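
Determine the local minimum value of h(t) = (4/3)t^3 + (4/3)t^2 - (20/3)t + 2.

-2

Critical points: h'(t) = 4t^2 + (8/3)t - 20/3 vanishes at t = -5/3, 1.
Since h''(t) = 8t + 8/3, we get h''(-5/3) = -32/3 < 0 ⇒ local maximum; h''(1) = 32/3 > 0 ⇒ local minimum.
So the local minimum value is h(1) = -2.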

################

# TASK BRIEF
Give back the data exactly, with no line dropped.

# EXERCISE RESPONSE
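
Determine the local minimum value of h(t) = (4/3)t^3 + (4/3)t^2 - (20/3)t + 2.

-2

Critical points: h'(t) = 4t^2 + (8/3)t - 20/3 vanishes at t = -5/3, 1.
Since h''(t) = 8t + 8/3, we get h''(-5/3) = -32/3 < 0 ⇒ local maximum; h''(1) = 32/3 > 0 ⇒ local minimum.
So the local minimum value is h(1) = -2.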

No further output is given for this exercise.